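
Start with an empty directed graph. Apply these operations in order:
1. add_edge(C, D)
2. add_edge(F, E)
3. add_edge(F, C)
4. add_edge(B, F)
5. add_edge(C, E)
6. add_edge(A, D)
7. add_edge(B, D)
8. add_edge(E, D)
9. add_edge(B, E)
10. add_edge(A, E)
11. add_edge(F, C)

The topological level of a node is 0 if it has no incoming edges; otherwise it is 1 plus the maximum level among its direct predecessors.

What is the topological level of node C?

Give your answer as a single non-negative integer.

Answer: 2

Derivation:
Op 1: add_edge(C, D). Edges now: 1
Op 2: add_edge(F, E). Edges now: 2
Op 3: add_edge(F, C). Edges now: 3
Op 4: add_edge(B, F). Edges now: 4
Op 5: add_edge(C, E). Edges now: 5
Op 6: add_edge(A, D). Edges now: 6
Op 7: add_edge(B, D). Edges now: 7
Op 8: add_edge(E, D). Edges now: 8
Op 9: add_edge(B, E). Edges now: 9
Op 10: add_edge(A, E). Edges now: 10
Op 11: add_edge(F, C) (duplicate, no change). Edges now: 10
Compute levels (Kahn BFS):
  sources (in-degree 0): A, B
  process A: level=0
    A->D: in-degree(D)=3, level(D)>=1
    A->E: in-degree(E)=3, level(E)>=1
  process B: level=0
    B->D: in-degree(D)=2, level(D)>=1
    B->E: in-degree(E)=2, level(E)>=1
    B->F: in-degree(F)=0, level(F)=1, enqueue
  process F: level=1
    F->C: in-degree(C)=0, level(C)=2, enqueue
    F->E: in-degree(E)=1, level(E)>=2
  process C: level=2
    C->D: in-degree(D)=1, level(D)>=3
    C->E: in-degree(E)=0, level(E)=3, enqueue
  process E: level=3
    E->D: in-degree(D)=0, level(D)=4, enqueue
  process D: level=4
All levels: A:0, B:0, C:2, D:4, E:3, F:1
level(C) = 2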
◆ ◆ ◆
# Your objective:
Reproduce the records above in full and with exact wording.

# Your solution:
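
Start with an empty directed graph. Apply these operations in order:
1. add_edge(C, D)
2. add_edge(F, E)
3. add_edge(F, C)
4. add_edge(B, F)
5. add_edge(C, E)
6. add_edge(A, D)
7. add_edge(B, D)
8. add_edge(E, D)
9. add_edge(B, E)
10. add_edge(A, E)
11. add_edge(F, C)

The topological level of a node is 0 if it has no incoming edges; otherwise it is 1 plus the maximum level among its direct predecessors.

What is the topological level of node C?

Give your answer as a single non-negative integer.

Answer: 2

Derivation:
Op 1: add_edge(C, D). Edges now: 1
Op 2: add_edge(F, E). Edges now: 2
Op 3: add_edge(F, C). Edges now: 3
Op 4: add_edge(B, F). Edges now: 4
Op 5: add_edge(C, E). Edges now: 5
Op 6: add_edge(A, D). Edges now: 6
Op 7: add_edge(B, D). Edges now: 7
Op 8: add_edge(E, D). Edges now: 8
Op 9: add_edge(B, E). Edges now: 9
Op 10: add_edge(A, E). Edges now: 10
Op 11: add_edge(F, C) (duplicate, no change). Edges now: 10
Compute levels (Kahn BFS):
  sources (in-degree 0): A, B
  process A: level=0
    A->D: in-degree(D)=3, level(D)>=1
    A->E: in-degree(E)=3, level(E)>=1
  process B: level=0
    B->D: in-degree(D)=2, level(D)>=1
    B->E: in-degree(E)=2, level(E)>=1
    B->F: in-degree(F)=0, level(F)=1, enqueue
  process F: level=1
    F->C: in-degree(C)=0, level(C)=2, enqueue
    F->E: in-degree(E)=1, level(E)>=2
  process C: level=2
    C->D: in-degree(D)=1, level(D)>=3
    C->E: in-degree(E)=0, level(E)=3, enqueue
  process E: level=3
    E->D: in-degree(D)=0, level(D)=4, enqueue
  process D: level=4
All levels: A:0, B:0, C:2, D:4, E:3, F:1
level(C) = 2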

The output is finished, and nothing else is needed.